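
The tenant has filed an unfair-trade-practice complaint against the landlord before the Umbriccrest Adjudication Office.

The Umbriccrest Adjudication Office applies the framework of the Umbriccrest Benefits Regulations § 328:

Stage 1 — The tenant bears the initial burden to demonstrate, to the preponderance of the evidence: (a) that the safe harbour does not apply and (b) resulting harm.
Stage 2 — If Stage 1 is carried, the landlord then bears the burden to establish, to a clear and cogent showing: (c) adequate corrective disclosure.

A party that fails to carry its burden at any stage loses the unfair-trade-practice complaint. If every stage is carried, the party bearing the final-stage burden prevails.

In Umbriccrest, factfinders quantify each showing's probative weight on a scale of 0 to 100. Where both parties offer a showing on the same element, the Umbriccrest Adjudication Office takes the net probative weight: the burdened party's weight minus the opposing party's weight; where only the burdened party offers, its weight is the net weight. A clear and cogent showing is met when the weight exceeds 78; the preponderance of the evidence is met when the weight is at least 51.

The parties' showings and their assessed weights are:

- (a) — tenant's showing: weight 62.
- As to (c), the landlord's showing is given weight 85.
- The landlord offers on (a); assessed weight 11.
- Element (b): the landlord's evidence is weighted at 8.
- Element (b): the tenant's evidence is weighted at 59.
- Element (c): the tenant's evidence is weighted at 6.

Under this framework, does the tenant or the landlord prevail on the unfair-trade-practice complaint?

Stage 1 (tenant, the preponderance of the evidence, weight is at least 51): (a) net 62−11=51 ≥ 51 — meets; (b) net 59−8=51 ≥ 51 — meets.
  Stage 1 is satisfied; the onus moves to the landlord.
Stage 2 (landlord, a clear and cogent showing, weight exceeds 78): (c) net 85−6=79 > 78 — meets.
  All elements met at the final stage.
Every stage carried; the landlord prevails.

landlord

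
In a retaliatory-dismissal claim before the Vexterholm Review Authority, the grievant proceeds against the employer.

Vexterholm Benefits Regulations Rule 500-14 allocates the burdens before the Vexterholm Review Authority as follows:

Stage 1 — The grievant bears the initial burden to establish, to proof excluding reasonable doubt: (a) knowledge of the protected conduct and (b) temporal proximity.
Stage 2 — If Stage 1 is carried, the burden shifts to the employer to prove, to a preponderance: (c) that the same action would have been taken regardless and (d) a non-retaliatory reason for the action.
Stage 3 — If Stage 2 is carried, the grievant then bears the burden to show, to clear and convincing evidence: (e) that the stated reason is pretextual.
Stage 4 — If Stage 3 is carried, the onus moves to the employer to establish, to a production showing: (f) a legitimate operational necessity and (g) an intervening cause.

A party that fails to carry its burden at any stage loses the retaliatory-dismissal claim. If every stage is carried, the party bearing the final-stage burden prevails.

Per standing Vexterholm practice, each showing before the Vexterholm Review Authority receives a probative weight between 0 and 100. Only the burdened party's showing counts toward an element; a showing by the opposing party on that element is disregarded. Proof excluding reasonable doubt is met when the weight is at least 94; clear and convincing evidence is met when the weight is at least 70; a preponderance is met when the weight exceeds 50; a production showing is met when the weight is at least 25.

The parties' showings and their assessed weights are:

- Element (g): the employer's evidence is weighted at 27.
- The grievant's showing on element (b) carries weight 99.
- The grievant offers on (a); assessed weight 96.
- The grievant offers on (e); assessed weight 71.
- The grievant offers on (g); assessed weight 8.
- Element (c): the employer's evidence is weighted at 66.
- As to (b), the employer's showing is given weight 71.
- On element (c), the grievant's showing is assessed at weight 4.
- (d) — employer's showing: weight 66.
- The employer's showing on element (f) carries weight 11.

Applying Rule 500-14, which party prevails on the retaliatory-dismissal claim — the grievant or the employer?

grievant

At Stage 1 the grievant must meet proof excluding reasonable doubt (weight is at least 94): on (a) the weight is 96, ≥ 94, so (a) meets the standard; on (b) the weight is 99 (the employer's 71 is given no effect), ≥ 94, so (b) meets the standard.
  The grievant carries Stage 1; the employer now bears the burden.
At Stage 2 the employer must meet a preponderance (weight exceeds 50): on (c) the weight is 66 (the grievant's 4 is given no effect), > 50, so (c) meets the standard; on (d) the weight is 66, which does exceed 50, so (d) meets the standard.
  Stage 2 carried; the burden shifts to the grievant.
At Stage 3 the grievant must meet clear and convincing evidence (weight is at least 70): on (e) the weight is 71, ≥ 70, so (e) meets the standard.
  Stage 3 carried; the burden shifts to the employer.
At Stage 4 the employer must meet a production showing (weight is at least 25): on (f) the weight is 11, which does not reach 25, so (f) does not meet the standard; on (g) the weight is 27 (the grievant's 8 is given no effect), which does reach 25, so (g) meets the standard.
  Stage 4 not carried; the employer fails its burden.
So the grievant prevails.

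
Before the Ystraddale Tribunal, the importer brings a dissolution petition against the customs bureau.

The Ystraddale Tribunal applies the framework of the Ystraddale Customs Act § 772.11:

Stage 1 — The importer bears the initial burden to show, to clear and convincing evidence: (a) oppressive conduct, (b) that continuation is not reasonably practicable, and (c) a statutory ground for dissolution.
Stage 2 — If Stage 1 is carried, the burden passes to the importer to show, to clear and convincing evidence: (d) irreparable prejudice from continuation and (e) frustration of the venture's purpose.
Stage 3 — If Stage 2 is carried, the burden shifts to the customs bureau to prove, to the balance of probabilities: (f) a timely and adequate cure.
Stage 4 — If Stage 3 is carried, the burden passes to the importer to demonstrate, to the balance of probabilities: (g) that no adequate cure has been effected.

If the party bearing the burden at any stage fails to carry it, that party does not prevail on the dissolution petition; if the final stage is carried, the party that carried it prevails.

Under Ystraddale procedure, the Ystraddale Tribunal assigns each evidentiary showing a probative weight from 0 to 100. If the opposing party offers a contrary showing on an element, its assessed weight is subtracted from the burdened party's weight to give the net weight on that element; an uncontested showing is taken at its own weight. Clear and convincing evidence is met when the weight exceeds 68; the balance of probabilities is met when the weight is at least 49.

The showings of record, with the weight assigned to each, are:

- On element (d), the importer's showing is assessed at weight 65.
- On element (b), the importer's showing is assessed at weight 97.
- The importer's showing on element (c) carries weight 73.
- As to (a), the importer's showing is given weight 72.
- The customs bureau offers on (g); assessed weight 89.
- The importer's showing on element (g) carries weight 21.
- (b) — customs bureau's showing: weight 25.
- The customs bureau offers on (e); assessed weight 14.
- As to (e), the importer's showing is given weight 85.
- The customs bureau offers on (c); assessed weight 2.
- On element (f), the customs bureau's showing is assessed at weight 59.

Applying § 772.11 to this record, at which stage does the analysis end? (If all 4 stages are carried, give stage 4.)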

* [Assignment] Pull every line containing the word "continuation" out of the listing.

* [Result for this exercise]
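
Stage 1 — The importer bears the initial burden to show, to clear and convincing evidence: (a) oppressive conduct, (b) that continuation is not reasonably practicable, and (c) a statutory ground for dissolution.
Stage 2 — If Stage 1 is carried, the burden passes to the importer to show, to clear and convincing evidence: (d) irreparable prejudice from continuation and (e) frustration of the venture's purpose.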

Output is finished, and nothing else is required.